- [WHAT THE TASK REQUIRES] Please take the lines from the one holding "An electrochemical cell" through the one holding "Cr³⁺(aq) + 3e⁻" in the data below and copy them exactly.

- [INFORMATION]
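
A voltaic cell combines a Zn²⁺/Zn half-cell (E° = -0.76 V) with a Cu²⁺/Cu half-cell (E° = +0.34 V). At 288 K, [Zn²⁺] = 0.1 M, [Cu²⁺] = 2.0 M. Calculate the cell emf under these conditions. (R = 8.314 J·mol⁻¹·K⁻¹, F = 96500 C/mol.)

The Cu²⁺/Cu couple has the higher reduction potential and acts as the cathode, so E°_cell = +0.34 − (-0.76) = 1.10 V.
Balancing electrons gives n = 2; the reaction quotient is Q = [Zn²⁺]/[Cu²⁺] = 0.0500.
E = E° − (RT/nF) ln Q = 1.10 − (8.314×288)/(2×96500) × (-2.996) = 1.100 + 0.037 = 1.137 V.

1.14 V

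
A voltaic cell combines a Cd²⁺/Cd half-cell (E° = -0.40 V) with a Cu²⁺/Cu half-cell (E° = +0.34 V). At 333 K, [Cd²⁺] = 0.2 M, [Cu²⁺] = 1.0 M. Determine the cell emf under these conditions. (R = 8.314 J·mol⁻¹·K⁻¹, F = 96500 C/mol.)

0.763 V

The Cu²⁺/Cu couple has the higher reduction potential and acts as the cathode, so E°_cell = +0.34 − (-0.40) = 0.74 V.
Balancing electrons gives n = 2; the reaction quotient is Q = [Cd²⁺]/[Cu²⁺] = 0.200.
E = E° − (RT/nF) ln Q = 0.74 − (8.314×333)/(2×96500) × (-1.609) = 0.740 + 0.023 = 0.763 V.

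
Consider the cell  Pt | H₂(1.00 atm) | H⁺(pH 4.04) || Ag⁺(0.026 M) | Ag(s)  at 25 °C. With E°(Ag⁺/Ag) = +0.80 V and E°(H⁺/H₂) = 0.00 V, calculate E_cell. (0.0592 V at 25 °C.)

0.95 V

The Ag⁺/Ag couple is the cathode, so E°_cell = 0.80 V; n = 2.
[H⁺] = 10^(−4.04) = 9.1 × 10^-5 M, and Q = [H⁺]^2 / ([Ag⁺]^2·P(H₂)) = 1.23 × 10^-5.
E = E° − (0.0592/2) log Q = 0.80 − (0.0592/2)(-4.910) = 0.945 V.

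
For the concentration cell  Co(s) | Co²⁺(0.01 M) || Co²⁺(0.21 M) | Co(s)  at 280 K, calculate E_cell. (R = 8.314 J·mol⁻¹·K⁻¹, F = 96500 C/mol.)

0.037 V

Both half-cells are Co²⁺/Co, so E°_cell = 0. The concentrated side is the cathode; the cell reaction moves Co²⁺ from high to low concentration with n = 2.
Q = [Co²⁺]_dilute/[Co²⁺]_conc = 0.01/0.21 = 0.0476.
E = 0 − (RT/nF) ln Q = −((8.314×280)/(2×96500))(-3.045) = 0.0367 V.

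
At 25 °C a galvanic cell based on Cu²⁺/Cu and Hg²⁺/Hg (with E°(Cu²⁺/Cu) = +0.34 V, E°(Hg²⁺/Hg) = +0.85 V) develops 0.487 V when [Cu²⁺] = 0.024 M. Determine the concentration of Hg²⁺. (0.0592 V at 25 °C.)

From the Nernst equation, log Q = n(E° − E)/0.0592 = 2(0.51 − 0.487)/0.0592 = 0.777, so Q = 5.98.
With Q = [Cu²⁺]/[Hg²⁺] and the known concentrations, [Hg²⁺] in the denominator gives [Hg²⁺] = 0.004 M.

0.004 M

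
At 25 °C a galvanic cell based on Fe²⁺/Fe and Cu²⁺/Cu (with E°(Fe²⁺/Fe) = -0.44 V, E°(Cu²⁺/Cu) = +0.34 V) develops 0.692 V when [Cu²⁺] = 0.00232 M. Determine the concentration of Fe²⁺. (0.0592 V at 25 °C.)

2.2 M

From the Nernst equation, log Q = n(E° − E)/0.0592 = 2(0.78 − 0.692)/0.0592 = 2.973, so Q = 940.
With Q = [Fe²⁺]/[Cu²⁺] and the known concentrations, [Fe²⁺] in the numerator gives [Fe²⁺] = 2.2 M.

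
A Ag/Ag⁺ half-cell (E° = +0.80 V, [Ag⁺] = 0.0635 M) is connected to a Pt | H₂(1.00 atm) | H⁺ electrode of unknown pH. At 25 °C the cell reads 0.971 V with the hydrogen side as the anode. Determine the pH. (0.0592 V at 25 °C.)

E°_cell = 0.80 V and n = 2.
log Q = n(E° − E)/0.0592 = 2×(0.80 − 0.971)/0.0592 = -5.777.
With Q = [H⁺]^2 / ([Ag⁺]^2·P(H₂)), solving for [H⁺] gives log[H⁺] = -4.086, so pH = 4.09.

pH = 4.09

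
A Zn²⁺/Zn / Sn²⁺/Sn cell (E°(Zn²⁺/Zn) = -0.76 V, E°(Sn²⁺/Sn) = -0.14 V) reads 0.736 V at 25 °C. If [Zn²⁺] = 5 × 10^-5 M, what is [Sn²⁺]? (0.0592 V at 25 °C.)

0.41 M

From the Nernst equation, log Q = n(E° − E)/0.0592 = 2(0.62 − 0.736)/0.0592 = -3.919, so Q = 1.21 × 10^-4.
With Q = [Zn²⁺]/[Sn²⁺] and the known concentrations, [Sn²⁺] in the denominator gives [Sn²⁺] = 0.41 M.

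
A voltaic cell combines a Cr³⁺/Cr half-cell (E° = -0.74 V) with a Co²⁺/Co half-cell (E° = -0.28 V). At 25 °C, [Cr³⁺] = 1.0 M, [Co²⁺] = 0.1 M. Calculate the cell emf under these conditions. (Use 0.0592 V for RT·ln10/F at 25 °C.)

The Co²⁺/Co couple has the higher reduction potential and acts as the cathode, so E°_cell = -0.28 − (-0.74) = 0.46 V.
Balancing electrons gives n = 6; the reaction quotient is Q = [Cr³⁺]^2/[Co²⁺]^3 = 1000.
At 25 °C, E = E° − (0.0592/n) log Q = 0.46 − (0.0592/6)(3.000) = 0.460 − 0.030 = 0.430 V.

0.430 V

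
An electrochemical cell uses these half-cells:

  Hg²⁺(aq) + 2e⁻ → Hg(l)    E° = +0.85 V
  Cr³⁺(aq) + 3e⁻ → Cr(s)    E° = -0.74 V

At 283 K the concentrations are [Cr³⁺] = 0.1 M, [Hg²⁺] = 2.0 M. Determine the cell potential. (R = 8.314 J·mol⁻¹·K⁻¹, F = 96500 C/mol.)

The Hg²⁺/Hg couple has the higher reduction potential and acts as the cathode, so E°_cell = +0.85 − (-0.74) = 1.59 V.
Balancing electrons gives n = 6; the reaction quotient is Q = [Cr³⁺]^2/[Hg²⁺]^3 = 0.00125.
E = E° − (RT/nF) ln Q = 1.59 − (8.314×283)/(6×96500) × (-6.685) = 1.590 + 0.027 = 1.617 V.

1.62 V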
* * *
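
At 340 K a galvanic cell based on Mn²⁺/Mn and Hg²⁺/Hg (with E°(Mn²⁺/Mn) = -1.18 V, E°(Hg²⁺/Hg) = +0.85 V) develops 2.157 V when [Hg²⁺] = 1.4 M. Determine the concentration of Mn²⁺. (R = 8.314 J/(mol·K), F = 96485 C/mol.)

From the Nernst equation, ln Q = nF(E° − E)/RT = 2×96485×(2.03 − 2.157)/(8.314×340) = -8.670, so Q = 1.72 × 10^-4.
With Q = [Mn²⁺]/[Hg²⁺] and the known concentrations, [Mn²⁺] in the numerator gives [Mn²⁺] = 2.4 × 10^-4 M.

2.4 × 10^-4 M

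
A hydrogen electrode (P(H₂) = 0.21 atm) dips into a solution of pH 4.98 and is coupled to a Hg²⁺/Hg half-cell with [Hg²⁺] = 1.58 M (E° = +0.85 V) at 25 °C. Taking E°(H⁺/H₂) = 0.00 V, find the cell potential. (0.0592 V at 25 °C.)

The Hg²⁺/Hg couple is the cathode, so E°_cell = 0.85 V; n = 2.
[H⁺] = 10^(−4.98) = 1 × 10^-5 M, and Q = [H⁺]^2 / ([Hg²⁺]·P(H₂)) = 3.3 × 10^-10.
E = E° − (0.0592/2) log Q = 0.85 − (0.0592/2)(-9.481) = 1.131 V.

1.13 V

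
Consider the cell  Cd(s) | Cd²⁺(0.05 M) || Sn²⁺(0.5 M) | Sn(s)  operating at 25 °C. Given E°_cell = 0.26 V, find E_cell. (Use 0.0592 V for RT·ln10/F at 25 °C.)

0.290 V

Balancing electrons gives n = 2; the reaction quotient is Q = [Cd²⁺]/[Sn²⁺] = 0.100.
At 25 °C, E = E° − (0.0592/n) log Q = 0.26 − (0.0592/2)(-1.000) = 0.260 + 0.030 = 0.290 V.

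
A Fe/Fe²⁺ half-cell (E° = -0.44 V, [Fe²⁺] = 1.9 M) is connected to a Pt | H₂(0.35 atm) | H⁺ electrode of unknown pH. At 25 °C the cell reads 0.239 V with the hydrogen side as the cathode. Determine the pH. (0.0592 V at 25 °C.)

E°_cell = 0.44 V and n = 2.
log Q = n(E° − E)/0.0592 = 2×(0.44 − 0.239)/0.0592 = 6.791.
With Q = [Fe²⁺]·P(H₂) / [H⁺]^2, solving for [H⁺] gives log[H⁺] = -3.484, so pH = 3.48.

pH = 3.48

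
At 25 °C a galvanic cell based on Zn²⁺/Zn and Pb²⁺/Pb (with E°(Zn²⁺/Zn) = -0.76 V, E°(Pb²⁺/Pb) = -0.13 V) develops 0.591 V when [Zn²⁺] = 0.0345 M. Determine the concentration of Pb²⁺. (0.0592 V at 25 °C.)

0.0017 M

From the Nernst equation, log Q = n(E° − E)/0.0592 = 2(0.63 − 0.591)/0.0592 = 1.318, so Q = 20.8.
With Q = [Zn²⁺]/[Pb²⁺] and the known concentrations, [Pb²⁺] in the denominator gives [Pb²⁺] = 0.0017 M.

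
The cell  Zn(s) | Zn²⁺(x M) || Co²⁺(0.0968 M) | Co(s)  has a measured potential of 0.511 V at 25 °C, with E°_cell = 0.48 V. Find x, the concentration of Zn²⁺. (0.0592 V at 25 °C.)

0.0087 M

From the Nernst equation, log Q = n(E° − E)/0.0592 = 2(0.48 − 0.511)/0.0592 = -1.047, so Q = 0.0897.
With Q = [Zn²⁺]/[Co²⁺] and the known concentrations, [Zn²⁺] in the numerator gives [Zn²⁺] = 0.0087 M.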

- [ANSWER SPACE]
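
An electrochemical cell uses these half-cells:

  Hg²⁺(aq) + 2e⁻ → Hg(l)    E° = +0.85 V
  Cr³⁺(aq) + 3e⁻ → Cr(s)    E° = -0.74 V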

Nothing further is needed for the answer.